Stored data entries
┌────────
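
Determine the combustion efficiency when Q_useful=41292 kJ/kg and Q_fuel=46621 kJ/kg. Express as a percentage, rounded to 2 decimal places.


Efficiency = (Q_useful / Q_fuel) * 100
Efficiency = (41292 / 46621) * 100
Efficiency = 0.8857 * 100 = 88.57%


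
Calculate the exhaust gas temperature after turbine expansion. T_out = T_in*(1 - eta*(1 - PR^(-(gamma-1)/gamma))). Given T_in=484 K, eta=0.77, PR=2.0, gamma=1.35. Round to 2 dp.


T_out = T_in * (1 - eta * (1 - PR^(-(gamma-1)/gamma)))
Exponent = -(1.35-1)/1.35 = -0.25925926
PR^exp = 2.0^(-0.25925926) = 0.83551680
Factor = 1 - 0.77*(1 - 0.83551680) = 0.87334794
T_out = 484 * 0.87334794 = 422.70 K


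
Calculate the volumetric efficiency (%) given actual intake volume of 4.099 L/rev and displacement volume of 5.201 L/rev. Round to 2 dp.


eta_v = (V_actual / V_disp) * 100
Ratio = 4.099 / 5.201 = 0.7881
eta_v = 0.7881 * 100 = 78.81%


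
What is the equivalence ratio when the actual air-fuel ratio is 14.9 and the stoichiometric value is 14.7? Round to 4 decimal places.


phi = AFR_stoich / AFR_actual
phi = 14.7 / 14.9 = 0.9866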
└────────
┌────────
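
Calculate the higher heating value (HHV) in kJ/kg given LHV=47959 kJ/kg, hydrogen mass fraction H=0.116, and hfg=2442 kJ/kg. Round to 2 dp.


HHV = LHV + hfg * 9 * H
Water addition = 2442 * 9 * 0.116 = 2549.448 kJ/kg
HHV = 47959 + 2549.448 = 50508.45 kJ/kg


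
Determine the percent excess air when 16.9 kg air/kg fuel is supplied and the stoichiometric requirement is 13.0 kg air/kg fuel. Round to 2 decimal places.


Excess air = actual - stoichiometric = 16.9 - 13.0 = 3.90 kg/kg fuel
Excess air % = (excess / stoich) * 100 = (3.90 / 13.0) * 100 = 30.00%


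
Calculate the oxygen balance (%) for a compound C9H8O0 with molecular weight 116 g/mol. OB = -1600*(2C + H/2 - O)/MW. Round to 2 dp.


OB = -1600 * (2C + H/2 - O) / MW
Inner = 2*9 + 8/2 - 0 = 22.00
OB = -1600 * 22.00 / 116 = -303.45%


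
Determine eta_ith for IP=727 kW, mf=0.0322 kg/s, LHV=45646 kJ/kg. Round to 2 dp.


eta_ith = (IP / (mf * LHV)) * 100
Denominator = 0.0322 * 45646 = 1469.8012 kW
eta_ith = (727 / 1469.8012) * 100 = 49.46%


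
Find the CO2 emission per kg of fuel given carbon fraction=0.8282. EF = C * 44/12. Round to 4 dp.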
└────────
┌────────
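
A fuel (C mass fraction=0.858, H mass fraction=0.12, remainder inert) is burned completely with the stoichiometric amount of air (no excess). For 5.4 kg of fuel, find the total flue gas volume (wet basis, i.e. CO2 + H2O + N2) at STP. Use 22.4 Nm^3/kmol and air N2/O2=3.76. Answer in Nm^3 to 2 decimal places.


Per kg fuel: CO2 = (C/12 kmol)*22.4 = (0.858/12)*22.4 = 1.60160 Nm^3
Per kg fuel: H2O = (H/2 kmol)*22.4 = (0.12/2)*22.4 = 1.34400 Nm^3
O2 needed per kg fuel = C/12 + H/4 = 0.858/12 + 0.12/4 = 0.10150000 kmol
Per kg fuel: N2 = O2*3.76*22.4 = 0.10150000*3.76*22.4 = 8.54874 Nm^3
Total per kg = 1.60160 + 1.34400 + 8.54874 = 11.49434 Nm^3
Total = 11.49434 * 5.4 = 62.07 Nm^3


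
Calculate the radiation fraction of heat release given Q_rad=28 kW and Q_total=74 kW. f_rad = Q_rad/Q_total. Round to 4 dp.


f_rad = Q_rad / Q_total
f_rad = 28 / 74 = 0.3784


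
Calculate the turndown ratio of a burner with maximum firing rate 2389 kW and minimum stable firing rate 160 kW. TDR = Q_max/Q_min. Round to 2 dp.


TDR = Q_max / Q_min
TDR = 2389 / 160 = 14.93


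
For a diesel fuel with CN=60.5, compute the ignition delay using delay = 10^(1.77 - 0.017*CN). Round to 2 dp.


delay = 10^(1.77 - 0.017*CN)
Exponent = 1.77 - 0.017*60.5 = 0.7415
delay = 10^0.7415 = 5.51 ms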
└────────
*What this task involves*:
The lines above from the one containing "Calculate the higher" through the one containing "Find the CO2" are to be set down exactly, and no others.

*Expected answer*:
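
Calculate the higher heating value (HHV) in kJ/kg given LHV=47959 kJ/kg, hydrogen mass fraction H=0.116, and hfg=2442 kJ/kg. Round to 2 dp.


HHV = LHV + hfg * 9 * H
Water addition = 2442 * 9 * 0.116 = 2549.448 kJ/kg
HHV = 47959 + 2549.448 = 50508.45 kJ/kg


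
Determine the percent excess air when 16.9 kg air/kg fuel is supplied and the stoichiometric requirement is 13.0 kg air/kg fuel. Round to 2 decimal places.


Excess air = actual - stoichiometric = 16.9 - 13.0 = 3.90 kg/kg fuel
Excess air % = (excess / stoich) * 100 = (3.90 / 13.0) * 100 = 30.00%


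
Calculate the oxygen balance (%) for a compound C9H8O0 with molecular weight 116 g/mol. OB = -1600*(2C + H/2 - O)/MW. Round to 2 dp.


OB = -1600 * (2C + H/2 - O) / MW
Inner = 2*9 + 8/2 - 0 = 22.00
OB = -1600 * 22.00 / 116 = -303.45%


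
Determine eta_ith for IP=727 kW, mf=0.0322 kg/s, LHV=45646 kJ/kg. Round to 2 dp.


eta_ith = (IP / (mf * LHV)) * 100
Denominator = 0.0322 * 45646 = 1469.8012 kW
eta_ith = (727 / 1469.8012) * 100 = 49.46%


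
Find the CO2 emission per kg of fuel given carbon fraction=0.8282. EF = C * 44/12. Round to 4 dp.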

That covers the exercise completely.